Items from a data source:
•••

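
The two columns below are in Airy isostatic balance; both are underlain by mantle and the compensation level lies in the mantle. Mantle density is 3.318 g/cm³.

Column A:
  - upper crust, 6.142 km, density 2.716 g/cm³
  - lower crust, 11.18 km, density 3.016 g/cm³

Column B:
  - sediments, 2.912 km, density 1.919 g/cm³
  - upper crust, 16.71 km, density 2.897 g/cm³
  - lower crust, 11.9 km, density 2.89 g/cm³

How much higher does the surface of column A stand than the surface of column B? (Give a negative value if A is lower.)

−2.75 km

For any compensation level in the mantle, the mantle terms cancel and isostasy reduces to e = (Σt_A − Σt_B) − (Σ(ρt)_A − Σ(ρt)_B) / ρ_m.
Σt_A = 17.322 km; Σt_B = 31.522 km; Σ(ρt)_A = 50.400552; Σ(ρt)_B = 88.387998 (in km·g/cm³).
e = (17.322 − 31.522) − (50.400552 − 88.387998) / 3.318 = −2.75 km.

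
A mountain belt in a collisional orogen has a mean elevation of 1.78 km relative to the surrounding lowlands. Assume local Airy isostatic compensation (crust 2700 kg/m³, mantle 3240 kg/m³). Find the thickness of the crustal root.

8.9 km

Balancing pressure at the compensation depth: the weight of the topography is balanced by the buoyancy of the root, ρ_c h = (ρ_m − ρ_c) r.
r = h · ρ_c / (ρ_m − ρ_c) = 1.78 km × 2700 / (3240 − 2700) = 8.9 km.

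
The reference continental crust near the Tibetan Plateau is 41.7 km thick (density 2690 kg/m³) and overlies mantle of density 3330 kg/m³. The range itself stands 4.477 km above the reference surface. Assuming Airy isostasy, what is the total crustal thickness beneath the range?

65 km

Root depth r = h ρ_c / (ρ_m − ρ_c) = 4.477 km × 2690 / 640 = 18.82 km.
Total thickness = T + h + r = 41.7 km + 4.477 km + 18.82 km = 65 km.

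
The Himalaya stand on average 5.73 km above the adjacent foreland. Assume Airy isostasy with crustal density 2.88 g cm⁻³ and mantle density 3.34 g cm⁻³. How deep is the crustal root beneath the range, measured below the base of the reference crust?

Equating mass per unit area of the two columns: the weight of the topography is balanced by the buoyancy of the root, ρ_c h = (ρ_m − ρ_c) r.
r = h · ρ_c / (ρ_m − ρ_c) = 5.73 km × 2.88 / (3.34 − 2.88) = 35.9 km.

35.9 km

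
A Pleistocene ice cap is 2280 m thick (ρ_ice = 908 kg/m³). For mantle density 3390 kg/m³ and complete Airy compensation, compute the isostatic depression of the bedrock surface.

For local isostatic compensation: the ice load ρ_ice t is balanced by mantle displaced below, ρ_m s.
s = t ρ_ice / ρ_m = 2280 m × 908/3390 = 611 m.

611 m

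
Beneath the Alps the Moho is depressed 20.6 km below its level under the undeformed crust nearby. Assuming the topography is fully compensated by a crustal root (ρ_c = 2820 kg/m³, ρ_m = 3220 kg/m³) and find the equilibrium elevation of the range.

Balancing pressure at the compensation depth: ρ_c h = (ρ_m − ρ_c) r.
h = r (ρ_m − ρ_c) / ρ_c = 20.6 km × (3220 − 2820) / 2820 = 2.92 km.

2.92 km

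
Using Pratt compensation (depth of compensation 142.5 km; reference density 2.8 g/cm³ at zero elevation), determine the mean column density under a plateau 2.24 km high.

2.76 g/cm³

Pratt balance: ρ_ref D = ρ (D + h).
ρ = ρ_ref D/(D + h) = 2.8 × 142.5 km/(142.5 km + 2.24 km) = 2.76 g/cm³.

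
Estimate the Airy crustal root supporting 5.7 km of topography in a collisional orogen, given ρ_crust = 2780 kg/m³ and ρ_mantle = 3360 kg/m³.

27.3 km

For local isostatic compensation: the weight of the topography is balanced by the buoyancy of the root, ρ_c h = (ρ_m − ρ_c) r.
r = h · ρ_c / (ρ_m − ρ_c) = 5.7 km × 2780 / (3360 − 2780) = 27.3 km.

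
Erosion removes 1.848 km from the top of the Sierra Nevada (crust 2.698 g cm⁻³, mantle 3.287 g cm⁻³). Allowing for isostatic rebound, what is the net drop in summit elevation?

Rebound u = e ρ_c/ρ_m = 1.848 km × 2.698/3.287 = 1.517 km.
Net surface drop = e − u = 1.848 km − 1.517 km = e (ρ_m − ρ_c)/ρ_m = 0.331 km.

0.331 km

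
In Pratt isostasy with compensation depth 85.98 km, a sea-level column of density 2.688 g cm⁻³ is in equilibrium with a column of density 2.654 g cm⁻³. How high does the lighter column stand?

1.1 km

ρ_ref D = ρ (D + h) → h = D (ρ_ref − ρ)/ρ.
h = 85.98 km × (2.688 − 2.654)/2.654 = 1.1 km.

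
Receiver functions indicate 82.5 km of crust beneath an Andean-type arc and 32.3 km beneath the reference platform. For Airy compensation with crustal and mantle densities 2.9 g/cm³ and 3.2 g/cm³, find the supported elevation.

4.71 km

Excess crust Δ = 82.5 km − 32.3 km = 50.2 km, split between elevation h and root r with h + r = Δ.
Airy balance ρ_c h = (ρ_m − ρ_c) r gives r = h ρ_c/(ρ_m − ρ_c), so h (1 + ρ_c/(ρ_m − ρ_c)) = Δ, i.e. h = Δ (ρ_m − ρ_c)/ρ_m.
h = 50.2 km × 0.3/3.2 = 4.71 km.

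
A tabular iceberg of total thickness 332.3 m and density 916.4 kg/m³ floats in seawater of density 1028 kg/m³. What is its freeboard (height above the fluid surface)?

Floating equilibrium: submerged depth d = t ρ_obj/ρ_fluid = 332.3 m × 916.4/1028 = 296.2 m.
Freeboard = t − d = 332.3 m − 296.2 m = 36.1 m.

36.1 m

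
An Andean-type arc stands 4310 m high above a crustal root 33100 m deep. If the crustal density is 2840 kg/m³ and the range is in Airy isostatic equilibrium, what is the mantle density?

Airy balance: ρ_c h = (ρ_m − ρ_c) r → ρ_m = ρ_c (1 + h/r).
ρ_m = 2840 × (1 + 4310 m/33100 m) = 3210 kg/m³.

3210 kg/m³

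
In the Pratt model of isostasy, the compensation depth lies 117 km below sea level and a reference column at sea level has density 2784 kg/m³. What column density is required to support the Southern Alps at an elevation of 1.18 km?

2760 kg/m³

Pratt balance: ρ_ref D = ρ (D + h).
ρ = ρ_ref D/(D + h) = 2784 × 117 km/(117 km + 1.18 km) = 2760 kg/m³.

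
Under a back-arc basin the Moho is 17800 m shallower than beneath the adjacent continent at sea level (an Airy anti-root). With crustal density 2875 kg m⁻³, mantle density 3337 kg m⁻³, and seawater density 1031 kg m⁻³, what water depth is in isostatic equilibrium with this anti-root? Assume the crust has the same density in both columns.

4460 m

Replacing a thickness d of crust by seawater at the top must be balanced by replacing crust with mantle at the base: d (ρ_c − ρ_w) = a (ρ_m − ρ_c).
d = a (ρ_m − ρ_c)/(ρ_c − ρ_w) = 17800 m × 462/1844 = 4460 m.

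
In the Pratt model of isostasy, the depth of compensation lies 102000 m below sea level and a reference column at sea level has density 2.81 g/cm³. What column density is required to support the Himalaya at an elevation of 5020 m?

2.68 g/cm³

Pratt balance: ρ_ref D = ρ (D + h).
ρ = ρ_ref D/(D + h) = 2.81 × 102000 m/(102000 m + 5020 m) = 2.68 g/cm³.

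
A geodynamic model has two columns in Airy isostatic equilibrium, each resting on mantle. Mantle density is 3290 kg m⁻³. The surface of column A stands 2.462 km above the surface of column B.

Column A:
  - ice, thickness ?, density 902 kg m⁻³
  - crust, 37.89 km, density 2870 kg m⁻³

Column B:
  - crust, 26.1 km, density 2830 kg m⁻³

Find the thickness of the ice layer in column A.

1.76 km

Take the compensation level at the base of the deeper column (depth z_c below the surface of column A) and equate Σ ρ_i t_i down to z_c; mantle fills any gap and the z_c terms cancel.
Column A: x×902 + 37.89×2870 + (z_c − 37.89 − x)×3290
Column B: 2.462×0 + 26.1×2830 + (z_c − 2.462 − 26.1)×3290
The z_c×3290 term appears on both sides and cancels. Collect the known terms of each column as K = Σ(ρt)_known − 3290 × (depth of known layers): K_A = 108744.3 − 3290×37.89 = −15913.8; K_B = 73863 − 3290×(2.462 + 26.1) = −20105.98.
Balance: K_A − x×(3290 − 902) = K_B, so x = (K_A − K_B)/(3290 − 902) = 4192.18/2388 = 1.76 km.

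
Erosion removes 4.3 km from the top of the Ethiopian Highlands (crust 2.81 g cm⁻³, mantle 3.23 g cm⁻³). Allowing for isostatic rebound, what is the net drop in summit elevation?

0.559 km

Rebound u = e ρ_c/ρ_m = 4.3 km × 2.81/3.23 = 3.741 km.
Net surface drop = e − u = 4.3 km − 3.741 km = e (ρ_m − ρ_c)/ρ_m = 0.559 km.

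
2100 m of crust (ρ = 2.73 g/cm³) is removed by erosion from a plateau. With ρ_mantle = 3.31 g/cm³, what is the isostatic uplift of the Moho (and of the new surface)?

1730 m

Unloading: uplift u = e ρ_c/ρ_m = 2100 m × 2.73/3.31 = 1730 m.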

•••

Filter the entries above and copy only the lines that hold "upper".

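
  - upper crust, 6.142 km, density 2.716 g/cm³
  - upper crust, 16.71 km, density 2.897 g/cm³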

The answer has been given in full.